Items listed in a dataset
______

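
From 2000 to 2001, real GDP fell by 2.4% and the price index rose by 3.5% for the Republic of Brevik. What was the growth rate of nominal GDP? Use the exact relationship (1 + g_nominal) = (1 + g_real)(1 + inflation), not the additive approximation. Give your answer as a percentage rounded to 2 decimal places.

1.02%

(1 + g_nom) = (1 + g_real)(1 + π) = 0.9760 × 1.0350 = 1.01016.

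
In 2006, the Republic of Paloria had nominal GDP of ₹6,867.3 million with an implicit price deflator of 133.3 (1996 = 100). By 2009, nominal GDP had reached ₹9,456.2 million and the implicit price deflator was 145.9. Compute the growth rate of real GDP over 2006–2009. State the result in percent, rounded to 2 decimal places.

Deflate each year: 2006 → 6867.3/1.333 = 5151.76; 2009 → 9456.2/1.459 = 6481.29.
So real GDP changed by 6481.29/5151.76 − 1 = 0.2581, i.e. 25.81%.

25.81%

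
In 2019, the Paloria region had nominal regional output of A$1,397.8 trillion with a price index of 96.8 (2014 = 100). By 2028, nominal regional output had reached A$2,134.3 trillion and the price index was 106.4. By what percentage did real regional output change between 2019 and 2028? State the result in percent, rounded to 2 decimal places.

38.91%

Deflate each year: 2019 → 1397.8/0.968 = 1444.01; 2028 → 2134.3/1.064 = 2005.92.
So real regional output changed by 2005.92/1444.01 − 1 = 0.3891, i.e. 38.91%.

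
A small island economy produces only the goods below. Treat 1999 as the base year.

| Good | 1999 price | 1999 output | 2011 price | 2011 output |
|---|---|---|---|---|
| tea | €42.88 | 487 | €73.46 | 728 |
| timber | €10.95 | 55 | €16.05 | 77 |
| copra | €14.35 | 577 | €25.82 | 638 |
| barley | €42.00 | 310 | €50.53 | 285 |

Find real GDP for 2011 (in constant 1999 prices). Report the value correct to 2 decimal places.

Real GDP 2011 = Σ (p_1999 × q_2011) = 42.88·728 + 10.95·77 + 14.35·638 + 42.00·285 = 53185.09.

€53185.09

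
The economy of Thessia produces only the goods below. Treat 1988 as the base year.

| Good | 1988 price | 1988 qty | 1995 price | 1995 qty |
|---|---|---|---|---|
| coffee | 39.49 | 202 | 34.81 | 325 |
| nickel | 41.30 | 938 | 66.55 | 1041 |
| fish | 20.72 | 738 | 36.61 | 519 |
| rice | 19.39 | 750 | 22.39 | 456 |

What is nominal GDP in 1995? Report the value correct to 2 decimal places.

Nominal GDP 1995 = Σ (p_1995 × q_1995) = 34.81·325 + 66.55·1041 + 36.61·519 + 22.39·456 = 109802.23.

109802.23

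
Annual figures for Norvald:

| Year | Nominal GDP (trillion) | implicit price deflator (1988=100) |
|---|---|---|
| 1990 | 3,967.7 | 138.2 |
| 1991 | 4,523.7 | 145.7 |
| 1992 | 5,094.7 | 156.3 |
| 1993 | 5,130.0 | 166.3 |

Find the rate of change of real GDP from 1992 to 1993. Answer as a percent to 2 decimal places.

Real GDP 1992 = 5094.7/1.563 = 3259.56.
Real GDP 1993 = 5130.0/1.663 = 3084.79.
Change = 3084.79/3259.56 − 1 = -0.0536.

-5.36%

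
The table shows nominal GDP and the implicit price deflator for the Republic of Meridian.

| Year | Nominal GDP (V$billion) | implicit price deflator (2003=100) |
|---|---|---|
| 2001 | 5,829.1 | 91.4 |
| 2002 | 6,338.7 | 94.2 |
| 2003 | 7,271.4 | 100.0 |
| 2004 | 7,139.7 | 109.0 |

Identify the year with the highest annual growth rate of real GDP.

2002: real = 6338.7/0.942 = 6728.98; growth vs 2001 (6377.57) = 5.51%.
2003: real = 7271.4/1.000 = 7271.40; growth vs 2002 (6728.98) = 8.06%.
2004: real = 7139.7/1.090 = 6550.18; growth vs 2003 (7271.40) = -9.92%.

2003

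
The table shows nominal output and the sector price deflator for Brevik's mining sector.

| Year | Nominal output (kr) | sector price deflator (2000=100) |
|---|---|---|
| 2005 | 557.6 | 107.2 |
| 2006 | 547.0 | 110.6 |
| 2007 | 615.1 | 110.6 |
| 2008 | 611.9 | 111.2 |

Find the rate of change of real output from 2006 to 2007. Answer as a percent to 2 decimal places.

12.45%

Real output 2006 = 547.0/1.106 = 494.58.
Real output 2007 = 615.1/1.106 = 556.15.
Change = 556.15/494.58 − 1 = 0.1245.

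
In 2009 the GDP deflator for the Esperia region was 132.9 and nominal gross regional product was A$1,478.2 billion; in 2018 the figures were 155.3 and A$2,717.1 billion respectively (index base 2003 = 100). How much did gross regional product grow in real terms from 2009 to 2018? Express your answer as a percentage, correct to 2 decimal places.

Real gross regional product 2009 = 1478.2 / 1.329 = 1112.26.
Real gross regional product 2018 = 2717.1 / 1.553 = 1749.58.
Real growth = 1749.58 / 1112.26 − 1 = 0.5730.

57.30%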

______

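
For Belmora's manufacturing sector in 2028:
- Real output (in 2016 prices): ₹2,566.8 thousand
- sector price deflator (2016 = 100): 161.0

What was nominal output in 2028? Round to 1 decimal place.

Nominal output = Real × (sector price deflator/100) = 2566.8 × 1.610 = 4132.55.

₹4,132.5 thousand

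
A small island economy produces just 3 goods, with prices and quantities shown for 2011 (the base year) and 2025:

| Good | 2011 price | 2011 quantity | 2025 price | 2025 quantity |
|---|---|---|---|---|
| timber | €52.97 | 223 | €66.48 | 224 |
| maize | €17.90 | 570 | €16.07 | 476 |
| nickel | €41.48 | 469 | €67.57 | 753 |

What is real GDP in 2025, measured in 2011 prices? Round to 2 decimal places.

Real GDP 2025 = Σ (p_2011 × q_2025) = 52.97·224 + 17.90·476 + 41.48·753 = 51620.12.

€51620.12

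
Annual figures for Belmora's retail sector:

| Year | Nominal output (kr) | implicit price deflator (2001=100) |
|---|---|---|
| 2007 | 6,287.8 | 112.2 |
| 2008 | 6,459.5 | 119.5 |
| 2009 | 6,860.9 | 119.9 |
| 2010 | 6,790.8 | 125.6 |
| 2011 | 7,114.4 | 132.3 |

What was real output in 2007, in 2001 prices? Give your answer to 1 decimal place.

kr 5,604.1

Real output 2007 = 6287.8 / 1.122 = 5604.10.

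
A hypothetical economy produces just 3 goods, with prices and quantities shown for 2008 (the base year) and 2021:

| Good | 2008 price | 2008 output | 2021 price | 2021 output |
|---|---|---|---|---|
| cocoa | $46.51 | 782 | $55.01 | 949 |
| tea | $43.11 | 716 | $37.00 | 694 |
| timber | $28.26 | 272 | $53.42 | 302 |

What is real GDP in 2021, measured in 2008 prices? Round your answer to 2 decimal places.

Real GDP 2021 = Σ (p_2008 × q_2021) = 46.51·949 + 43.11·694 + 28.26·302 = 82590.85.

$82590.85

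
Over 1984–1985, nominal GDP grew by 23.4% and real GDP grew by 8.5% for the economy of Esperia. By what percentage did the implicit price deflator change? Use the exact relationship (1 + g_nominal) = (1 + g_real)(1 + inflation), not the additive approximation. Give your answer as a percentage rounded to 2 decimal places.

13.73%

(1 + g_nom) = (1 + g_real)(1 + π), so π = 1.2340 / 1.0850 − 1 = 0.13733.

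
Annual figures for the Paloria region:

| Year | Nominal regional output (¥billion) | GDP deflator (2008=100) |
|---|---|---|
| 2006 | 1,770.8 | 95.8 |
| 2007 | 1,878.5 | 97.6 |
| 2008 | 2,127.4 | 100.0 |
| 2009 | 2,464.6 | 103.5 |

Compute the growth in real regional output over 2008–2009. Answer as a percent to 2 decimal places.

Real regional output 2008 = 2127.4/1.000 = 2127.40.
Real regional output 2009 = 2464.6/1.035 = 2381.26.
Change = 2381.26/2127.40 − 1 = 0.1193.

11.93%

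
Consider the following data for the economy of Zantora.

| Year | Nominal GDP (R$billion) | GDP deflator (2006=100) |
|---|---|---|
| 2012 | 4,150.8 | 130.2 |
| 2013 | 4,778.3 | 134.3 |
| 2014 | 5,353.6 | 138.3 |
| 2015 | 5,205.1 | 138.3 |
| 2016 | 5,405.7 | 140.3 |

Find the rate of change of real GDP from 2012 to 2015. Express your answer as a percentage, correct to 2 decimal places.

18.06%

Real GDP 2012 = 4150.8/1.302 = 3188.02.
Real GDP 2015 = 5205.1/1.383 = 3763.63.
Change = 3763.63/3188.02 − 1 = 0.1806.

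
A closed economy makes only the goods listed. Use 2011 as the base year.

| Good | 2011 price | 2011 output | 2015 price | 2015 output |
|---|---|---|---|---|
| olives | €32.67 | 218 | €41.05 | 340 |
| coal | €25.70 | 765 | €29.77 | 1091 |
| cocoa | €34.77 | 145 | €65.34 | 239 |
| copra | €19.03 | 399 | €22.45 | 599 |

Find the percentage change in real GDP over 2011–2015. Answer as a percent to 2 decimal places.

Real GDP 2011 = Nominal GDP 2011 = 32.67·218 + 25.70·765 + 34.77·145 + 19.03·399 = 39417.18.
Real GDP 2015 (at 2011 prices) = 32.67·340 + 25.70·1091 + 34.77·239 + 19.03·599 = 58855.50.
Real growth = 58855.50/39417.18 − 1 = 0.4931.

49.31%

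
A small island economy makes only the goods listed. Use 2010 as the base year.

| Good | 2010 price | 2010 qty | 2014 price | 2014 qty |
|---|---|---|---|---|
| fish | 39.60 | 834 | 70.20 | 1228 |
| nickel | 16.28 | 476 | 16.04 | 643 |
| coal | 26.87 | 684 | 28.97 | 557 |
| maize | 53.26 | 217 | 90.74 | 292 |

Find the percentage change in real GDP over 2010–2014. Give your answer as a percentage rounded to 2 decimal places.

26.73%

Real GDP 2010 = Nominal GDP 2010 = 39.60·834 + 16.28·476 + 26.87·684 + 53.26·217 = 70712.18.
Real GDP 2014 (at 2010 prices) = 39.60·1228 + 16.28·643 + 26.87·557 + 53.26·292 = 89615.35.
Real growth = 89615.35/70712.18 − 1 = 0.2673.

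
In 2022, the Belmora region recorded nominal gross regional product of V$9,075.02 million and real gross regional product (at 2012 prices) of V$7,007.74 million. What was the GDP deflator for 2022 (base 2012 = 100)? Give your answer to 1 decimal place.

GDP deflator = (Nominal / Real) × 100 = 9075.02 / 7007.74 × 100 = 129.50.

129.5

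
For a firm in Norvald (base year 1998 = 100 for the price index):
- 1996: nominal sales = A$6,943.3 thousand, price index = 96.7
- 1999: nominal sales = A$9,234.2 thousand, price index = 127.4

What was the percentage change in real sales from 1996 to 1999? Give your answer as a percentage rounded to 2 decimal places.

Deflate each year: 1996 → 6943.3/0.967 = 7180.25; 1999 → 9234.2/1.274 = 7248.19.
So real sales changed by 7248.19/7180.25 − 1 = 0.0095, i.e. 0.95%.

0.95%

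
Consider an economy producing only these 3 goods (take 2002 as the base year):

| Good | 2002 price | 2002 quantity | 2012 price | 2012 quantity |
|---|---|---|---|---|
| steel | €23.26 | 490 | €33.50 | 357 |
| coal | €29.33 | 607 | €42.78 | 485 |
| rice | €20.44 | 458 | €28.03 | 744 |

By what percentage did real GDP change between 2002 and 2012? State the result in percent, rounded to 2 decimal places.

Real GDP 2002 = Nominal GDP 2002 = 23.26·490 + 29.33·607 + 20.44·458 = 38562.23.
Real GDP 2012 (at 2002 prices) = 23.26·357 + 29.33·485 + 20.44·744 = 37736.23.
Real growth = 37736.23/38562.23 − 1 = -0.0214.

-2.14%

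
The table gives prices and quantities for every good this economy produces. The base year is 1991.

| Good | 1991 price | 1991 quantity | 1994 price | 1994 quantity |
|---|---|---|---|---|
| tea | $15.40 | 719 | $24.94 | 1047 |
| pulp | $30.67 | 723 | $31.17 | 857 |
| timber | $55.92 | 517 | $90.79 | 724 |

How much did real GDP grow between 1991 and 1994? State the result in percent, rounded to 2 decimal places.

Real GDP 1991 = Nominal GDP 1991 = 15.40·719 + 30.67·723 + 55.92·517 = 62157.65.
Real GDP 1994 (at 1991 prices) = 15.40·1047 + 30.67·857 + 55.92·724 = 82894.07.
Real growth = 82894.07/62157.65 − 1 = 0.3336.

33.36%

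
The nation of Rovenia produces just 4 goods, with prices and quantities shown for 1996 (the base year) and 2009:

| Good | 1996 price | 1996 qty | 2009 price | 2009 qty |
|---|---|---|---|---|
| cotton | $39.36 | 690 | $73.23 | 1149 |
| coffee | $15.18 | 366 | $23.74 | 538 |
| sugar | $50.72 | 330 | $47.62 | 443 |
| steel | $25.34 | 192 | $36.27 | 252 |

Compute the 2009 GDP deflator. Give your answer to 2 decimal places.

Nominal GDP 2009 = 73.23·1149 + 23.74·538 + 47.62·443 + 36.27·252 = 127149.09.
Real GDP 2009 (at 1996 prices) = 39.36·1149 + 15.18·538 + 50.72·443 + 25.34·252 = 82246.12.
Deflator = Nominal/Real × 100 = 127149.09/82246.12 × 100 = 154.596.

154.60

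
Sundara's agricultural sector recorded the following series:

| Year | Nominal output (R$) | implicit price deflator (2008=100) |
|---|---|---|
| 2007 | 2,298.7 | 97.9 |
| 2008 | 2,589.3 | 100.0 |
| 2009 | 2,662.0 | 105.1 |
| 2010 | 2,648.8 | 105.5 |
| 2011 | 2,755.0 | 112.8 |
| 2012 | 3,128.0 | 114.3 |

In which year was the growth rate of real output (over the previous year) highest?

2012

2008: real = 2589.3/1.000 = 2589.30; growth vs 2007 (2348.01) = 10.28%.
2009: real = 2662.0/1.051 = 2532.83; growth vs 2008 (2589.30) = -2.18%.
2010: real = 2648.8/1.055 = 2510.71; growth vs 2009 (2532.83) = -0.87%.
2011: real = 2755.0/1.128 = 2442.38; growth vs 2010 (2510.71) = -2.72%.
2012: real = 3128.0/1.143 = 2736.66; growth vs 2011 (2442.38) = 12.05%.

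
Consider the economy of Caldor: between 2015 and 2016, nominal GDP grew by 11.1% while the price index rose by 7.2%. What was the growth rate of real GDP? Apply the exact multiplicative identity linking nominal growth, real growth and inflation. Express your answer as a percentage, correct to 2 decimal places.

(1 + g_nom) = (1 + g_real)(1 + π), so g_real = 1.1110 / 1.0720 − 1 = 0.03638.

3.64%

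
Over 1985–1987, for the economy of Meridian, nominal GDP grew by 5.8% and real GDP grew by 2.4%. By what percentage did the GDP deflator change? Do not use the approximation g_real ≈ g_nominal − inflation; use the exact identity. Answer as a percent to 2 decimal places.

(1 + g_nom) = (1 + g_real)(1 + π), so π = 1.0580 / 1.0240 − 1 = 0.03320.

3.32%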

______

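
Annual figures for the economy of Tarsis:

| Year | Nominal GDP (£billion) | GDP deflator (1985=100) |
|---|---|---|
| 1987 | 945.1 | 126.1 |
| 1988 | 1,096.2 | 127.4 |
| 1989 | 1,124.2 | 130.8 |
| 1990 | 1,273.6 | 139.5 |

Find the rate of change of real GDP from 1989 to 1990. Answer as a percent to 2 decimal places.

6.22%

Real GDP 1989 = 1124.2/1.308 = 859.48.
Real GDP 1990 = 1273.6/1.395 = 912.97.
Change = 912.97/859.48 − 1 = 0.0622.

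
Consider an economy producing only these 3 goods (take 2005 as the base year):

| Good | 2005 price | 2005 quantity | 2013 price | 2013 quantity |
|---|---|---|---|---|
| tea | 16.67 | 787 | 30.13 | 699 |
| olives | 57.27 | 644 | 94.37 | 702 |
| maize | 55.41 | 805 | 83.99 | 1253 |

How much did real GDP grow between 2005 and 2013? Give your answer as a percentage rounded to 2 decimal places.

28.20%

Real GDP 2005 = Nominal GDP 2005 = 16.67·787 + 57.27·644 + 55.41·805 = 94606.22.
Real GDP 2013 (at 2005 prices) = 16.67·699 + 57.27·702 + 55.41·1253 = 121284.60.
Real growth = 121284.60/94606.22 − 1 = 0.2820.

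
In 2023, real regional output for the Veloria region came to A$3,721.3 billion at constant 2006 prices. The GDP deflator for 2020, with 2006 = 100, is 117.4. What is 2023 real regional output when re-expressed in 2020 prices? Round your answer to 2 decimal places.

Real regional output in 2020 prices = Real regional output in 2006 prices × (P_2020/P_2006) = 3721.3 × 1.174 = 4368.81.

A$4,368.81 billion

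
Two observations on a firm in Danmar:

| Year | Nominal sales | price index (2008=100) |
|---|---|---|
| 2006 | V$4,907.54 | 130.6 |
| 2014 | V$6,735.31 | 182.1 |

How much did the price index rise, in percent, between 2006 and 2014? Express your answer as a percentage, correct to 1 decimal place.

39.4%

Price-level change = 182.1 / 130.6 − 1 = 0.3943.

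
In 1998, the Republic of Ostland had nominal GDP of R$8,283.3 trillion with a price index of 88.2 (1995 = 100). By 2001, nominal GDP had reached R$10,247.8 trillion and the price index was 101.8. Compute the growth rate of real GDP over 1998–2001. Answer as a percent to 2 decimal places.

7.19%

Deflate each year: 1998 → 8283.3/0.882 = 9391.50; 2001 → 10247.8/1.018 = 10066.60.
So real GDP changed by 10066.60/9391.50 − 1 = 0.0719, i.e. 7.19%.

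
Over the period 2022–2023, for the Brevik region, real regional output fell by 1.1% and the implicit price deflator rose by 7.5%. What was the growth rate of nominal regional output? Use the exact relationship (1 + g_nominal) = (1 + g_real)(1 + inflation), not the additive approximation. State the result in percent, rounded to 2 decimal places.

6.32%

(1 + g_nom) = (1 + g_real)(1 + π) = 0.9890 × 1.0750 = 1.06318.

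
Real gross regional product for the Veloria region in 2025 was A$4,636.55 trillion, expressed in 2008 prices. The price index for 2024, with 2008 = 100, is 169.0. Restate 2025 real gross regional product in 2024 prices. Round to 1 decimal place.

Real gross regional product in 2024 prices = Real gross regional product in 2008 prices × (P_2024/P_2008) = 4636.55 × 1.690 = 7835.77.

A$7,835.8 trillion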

______

● Task to complete: Look above for the line with "Find real GDP"; retype exactly that line, every line after it up to the line with "557.6 | 107.2 |", and that line too, nothing else.

● The answer:
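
Find real GDP for 2011 (in constant 1999 prices). Report the value correct to 2 decimal places.

Real GDP 2011 = Σ (p_1999 × q_2011) = 42.88·728 + 10.95·77 + 14.35·638 + 42.00·285 = 53185.09.

€53185.09

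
The economy of Thessia produces only the goods below. Treat 1988 as the base year.

| Good | 1988 price | 1988 qty | 1995 price | 1995 qty |
|---|---|---|---|---|
| coffee | 39.49 | 202 | 34.81 | 325 |
| nickel | 41.30 | 938 | 66.55 | 1041 |
| fish | 20.72 | 738 | 36.61 | 519 |
| rice | 19.39 | 750 | 22.39 | 456 |

What is nominal GDP in 1995? Report the value correct to 2 decimal places.

Nominal GDP 1995 = Σ (p_1995 × q_1995) = 34.81·325 + 66.55·1041 + 36.61·519 + 22.39·456 = 109802.23.

109802.23

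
Annual figures for Norvald:

| Year | Nominal GDP (trillion) | implicit price deflator (1988=100) |
|---|---|---|
| 1990 | 3,967.7 | 138.2 |
| 1991 | 4,523.7 | 145.7 |
| 1992 | 5,094.7 | 156.3 |
| 1993 | 5,130.0 | 166.3 |

Find the rate of change of real GDP from 1992 to 1993. Answer as a percent to 2 decimal places.

Real GDP 1992 = 5094.7/1.563 = 3259.56.
Real GDP 1993 = 5130.0/1.663 = 3084.79.
Change = 3084.79/3259.56 − 1 = -0.0536.

-5.36%

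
The table shows nominal GDP and the implicit price deflator for the Republic of Meridian.

| Year | Nominal GDP (V$billion) | implicit price deflator (2003=100) |
|---|---|---|
| 2001 | 5,829.1 | 91.4 |
| 2002 | 6,338.7 | 94.2 |
| 2003 | 7,271.4 | 100.0 |
| 2004 | 7,139.7 | 109.0 |

Identify the year with the highest annual growth rate of real GDP.

2002: real = 6338.7/0.942 = 6728.98; growth vs 2001 (6377.57) = 5.51%.
2003: real = 7271.4/1.000 = 7271.40; growth vs 2002 (6728.98) = 8.06%.
2004: real = 7139.7/1.090 = 6550.18; growth vs 2003 (7271.40) = -9.92%.

2003

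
The table shows nominal output and the sector price deflator for Brevik's mining sector.

| Year | Nominal output (kr) | sector price deflator (2000=100) |
|---|---|---|
| 2005 | 557.6 | 107.2 |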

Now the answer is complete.